THE RECORDS

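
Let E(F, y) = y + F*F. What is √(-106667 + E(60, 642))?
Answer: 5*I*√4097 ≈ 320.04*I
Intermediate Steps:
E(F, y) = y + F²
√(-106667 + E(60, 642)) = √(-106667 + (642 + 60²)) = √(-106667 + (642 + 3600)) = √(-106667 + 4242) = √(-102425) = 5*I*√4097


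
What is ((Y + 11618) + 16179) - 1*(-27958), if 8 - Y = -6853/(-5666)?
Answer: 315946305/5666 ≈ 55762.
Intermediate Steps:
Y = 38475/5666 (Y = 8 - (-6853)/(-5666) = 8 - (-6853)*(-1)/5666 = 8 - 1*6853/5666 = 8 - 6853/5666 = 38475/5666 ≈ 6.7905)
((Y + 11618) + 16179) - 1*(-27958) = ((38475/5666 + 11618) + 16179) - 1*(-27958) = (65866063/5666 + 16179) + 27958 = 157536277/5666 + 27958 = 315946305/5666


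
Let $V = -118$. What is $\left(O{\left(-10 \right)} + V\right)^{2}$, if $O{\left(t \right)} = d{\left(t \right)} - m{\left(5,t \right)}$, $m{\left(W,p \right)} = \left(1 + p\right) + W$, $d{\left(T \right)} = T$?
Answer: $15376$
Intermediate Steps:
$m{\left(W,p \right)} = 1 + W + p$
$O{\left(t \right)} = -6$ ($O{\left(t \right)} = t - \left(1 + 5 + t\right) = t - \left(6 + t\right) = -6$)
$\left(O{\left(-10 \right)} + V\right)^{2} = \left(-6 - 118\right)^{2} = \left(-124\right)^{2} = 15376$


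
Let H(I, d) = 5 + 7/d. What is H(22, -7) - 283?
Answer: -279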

TASK DETAILS
Note how many lines above hold "What" and give that figure alone.

TASK ANSWER
4